WHAT YOU HAVE TO DO:
Within the material below, transcribe exactly the lines from the one holding "decay=7, weight=4, threshold=15" through the one holding "decay=9, weight=4, threshold=24", keeping both ends and skipping the rest.

━━━━━━━━━━

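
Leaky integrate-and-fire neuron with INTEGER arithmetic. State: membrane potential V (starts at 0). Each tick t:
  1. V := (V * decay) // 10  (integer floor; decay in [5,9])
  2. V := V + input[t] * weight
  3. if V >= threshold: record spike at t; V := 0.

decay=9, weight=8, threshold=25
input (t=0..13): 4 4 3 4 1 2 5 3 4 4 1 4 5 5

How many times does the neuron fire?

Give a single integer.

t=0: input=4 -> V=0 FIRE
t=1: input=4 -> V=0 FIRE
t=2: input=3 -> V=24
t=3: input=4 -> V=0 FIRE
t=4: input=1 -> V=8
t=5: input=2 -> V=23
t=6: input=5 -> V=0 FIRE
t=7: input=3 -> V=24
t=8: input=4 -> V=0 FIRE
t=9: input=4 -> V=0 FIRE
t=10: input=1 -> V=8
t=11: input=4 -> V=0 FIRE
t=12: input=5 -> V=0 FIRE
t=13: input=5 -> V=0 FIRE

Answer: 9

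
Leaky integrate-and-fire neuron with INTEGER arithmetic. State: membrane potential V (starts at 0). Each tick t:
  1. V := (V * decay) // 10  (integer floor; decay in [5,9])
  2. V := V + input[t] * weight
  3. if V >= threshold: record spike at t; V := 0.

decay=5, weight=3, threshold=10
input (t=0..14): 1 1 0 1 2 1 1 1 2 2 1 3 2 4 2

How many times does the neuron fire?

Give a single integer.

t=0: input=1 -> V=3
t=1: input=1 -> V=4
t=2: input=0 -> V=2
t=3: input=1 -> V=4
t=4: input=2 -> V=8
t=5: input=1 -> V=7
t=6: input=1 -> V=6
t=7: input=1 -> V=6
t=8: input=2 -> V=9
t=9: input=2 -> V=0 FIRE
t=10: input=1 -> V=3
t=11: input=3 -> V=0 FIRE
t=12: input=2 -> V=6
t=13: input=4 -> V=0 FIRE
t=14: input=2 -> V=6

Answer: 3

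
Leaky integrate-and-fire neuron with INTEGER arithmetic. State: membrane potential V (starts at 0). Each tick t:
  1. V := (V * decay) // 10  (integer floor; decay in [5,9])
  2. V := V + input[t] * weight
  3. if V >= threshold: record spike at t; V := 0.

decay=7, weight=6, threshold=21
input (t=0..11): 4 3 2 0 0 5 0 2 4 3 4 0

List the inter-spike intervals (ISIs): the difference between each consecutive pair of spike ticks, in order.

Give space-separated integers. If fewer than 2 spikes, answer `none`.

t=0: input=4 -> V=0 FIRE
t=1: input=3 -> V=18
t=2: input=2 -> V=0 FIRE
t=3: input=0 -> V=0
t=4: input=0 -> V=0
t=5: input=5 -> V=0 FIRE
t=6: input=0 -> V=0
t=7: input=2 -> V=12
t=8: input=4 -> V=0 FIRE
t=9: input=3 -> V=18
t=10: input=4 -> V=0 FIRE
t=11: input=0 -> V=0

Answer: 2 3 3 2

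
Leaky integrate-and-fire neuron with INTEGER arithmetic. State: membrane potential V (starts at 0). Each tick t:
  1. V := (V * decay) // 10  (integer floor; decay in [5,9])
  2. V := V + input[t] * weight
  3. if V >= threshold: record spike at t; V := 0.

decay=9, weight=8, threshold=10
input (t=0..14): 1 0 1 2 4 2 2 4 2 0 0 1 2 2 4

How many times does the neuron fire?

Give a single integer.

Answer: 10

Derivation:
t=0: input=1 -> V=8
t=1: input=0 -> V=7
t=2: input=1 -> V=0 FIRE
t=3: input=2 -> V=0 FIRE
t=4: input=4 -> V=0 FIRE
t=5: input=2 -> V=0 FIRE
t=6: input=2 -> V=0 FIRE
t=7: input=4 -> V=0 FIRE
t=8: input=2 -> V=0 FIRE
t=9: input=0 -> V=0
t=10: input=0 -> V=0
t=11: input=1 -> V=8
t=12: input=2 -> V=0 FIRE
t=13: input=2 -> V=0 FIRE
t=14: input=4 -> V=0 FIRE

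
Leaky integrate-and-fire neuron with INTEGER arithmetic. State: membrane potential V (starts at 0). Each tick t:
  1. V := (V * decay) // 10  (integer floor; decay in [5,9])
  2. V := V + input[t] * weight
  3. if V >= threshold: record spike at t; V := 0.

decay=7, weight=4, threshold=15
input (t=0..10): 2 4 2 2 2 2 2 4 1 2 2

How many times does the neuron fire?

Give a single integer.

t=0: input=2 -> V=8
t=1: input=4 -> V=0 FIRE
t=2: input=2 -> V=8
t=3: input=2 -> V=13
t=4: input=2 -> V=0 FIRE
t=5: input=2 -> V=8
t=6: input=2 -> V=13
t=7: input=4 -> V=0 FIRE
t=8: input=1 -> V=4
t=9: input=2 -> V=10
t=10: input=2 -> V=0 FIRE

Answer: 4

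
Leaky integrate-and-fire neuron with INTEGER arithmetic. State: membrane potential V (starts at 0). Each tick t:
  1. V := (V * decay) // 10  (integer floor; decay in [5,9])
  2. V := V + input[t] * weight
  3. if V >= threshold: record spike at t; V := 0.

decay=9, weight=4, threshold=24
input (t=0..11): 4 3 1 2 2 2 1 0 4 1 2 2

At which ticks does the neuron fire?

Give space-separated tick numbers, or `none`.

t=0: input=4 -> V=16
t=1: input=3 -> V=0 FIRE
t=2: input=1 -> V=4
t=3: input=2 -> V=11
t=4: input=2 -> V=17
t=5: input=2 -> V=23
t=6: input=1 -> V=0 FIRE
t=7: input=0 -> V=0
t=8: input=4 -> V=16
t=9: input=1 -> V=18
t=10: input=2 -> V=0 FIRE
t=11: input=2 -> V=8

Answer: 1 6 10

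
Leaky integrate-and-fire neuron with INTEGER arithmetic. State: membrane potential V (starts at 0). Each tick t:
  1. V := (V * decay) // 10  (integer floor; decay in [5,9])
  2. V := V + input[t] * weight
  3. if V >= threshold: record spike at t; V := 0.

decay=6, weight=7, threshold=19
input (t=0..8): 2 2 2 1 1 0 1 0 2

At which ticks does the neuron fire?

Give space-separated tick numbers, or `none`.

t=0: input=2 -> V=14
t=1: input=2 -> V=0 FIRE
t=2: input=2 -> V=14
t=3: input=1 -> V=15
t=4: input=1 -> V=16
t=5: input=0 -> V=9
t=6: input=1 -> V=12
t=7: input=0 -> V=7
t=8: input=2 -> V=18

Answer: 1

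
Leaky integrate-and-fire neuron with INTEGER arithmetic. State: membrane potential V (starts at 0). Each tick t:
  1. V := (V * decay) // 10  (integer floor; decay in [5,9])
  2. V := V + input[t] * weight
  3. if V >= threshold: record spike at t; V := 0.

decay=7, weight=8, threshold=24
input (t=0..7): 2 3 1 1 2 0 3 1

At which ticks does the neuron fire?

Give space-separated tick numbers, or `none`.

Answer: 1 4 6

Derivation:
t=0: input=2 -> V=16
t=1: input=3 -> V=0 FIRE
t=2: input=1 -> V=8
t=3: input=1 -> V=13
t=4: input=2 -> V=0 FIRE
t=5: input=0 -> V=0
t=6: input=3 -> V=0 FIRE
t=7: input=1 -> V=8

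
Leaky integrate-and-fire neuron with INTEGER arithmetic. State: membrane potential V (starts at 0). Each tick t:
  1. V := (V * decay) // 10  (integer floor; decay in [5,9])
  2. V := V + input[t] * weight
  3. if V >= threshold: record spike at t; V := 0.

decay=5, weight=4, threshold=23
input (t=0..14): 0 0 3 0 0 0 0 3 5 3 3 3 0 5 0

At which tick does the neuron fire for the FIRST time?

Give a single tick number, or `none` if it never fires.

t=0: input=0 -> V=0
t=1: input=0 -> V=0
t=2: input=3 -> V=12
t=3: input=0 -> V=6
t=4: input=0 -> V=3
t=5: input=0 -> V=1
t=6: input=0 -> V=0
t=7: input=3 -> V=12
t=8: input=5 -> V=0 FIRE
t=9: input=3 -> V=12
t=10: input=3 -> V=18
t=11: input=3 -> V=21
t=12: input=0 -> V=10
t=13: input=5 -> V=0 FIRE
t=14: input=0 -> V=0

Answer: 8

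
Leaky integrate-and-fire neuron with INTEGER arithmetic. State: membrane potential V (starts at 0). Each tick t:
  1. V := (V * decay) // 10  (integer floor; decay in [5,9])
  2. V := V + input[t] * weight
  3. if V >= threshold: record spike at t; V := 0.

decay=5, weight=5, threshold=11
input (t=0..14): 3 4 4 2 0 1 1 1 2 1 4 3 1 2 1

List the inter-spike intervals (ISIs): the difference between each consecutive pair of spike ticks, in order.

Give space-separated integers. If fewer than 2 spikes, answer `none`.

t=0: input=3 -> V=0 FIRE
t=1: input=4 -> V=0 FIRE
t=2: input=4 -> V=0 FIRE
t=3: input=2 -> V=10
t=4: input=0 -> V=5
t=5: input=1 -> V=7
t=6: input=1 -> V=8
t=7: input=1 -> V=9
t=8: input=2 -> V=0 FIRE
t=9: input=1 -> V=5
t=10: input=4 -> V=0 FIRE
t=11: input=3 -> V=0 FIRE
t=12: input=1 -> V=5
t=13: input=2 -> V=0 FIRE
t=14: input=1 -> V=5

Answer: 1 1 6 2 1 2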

━━━━━━━━━━

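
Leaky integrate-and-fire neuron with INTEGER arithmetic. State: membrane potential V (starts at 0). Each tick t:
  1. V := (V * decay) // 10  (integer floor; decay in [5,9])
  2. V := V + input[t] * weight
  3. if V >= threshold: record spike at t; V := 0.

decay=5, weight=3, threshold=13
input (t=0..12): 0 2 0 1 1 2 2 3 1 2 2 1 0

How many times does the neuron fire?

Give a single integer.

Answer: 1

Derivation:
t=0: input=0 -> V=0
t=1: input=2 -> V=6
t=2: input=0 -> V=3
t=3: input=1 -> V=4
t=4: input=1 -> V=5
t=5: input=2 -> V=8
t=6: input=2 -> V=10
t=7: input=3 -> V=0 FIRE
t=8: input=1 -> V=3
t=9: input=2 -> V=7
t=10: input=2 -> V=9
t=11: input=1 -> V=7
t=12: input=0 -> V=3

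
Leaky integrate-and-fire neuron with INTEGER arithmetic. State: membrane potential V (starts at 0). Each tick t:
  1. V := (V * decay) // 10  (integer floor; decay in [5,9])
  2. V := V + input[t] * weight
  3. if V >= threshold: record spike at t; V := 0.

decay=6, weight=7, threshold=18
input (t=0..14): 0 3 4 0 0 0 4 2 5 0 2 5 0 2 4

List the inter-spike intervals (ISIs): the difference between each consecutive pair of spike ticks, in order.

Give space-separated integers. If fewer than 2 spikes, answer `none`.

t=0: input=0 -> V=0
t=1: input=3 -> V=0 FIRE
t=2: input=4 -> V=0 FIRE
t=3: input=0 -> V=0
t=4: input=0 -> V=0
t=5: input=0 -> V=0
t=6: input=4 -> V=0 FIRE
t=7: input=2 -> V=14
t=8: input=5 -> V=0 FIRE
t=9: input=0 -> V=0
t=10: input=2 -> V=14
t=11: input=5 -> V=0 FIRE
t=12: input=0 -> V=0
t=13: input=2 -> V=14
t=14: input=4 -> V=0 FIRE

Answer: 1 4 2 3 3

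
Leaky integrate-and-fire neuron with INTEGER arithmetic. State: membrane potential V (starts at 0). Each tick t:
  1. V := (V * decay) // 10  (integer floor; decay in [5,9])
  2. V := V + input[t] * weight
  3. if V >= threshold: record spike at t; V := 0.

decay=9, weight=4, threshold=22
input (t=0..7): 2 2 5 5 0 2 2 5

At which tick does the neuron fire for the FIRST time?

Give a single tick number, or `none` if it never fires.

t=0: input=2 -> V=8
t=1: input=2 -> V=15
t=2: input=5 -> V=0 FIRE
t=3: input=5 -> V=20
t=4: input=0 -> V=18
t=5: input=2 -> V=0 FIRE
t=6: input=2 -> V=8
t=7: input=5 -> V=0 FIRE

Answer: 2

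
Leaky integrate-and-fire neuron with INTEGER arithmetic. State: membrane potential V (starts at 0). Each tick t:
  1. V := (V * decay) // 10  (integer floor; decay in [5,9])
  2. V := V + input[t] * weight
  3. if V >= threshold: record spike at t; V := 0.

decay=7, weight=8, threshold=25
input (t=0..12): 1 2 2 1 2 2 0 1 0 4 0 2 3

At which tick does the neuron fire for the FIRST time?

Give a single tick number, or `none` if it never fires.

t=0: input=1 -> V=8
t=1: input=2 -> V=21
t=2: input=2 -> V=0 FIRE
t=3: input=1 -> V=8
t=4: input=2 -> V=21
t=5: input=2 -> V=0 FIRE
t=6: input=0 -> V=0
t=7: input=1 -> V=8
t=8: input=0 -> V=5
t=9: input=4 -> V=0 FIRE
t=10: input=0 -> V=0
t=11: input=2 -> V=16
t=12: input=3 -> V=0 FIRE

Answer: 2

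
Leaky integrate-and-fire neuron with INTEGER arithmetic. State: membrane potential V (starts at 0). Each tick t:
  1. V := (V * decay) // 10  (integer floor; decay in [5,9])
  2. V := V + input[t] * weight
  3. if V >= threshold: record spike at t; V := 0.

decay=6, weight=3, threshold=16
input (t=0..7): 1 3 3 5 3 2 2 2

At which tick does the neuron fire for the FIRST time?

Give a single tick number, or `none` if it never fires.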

━━━━━━━━━━

ANSWER TO THIS PROBLEM:
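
decay=7, weight=4, threshold=15
input (t=0..10): 2 4 2 2 2 2 2 4 1 2 2

How many times does the neuron fire?

Give a single integer.

t=0: input=2 -> V=8
t=1: input=4 -> V=0 FIRE
t=2: input=2 -> V=8
t=3: input=2 -> V=13
t=4: input=2 -> V=0 FIRE
t=5: input=2 -> V=8
t=6: input=2 -> V=13
t=7: input=4 -> V=0 FIRE
t=8: input=1 -> V=4
t=9: input=2 -> V=10
t=10: input=2 -> V=0 FIRE

Answer: 4

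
Leaky integrate-and-fire neuron with INTEGER arithmetic. State: membrane potential V (starts at 0). Each tick t:
  1. V := (V * decay) // 10  (integer floor; decay in [5,9])
  2. V := V + input[t] * weight
  3. if V >= threshold: record spike at t; V := 0.

decay=9, weight=4, threshold=24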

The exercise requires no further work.